— Work order —
Below is a listing; copy all of it exactly.

— The input —
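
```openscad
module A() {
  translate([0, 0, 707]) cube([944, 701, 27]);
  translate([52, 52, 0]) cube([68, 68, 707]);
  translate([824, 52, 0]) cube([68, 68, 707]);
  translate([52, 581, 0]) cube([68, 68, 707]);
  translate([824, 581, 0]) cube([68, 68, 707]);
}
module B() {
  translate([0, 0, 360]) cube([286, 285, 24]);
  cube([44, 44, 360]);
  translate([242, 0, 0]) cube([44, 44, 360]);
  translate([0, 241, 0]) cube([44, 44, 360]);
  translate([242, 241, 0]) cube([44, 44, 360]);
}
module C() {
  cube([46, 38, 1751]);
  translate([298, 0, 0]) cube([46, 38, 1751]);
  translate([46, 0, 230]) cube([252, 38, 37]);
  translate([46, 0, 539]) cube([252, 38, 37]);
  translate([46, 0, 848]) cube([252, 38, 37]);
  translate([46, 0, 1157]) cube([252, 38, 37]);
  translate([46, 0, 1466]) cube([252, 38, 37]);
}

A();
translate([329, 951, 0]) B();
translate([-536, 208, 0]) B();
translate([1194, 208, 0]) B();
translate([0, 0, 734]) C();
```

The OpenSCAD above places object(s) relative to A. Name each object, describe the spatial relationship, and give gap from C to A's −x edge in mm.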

— Worked solution —
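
```openscad
module A() {
  translate([0, 0, 707]) cube([944, 701, 27]);
  translate([52, 52, 0]) cube([68, 68, 707]);
  translate([824, 52, 0]) cube([68, 68, 707]);
  translate([52, 581, 0]) cube([68, 68, 707]);
  translate([824, 581, 0]) cube([68, 68, 707]);
}
module B() {
  translate([0, 0, 360]) cube([286, 285, 24]);
  cube([44, 44, 360]);
  translate([242, 0, 0]) cube([44, 44, 360]);
  translate([0, 241, 0]) cube([44, 44, 360]);
  translate([242, 241, 0]) cube([44, 44, 360]);
}
module C() {
  cube([46, 38, 1751]);
  translate([298, 0, 0]) cube([46, 38, 1751]);
  translate([46, 0, 230]) cube([252, 38, 37]);
  translate([46, 0, 539]) cube([252, 38, 37]);
  translate([46, 0, 848]) cube([252, 38, 37]);
  translate([46, 0, 1157]) cube([252, 38, 37]);
  translate([46, 0, 1466]) cube([252, 38, 37]);
}

A();
translate([329, 951, 0]) B();
translate([-536, 208, 0]) B();
translate([1194, 208, 0]) B();
translate([0, 0, 734]) C();
```

The OpenSCAD above places object(s) relative to A. Name each object, describe the spatial relationship, and give gap from C to A's −x edge in mm.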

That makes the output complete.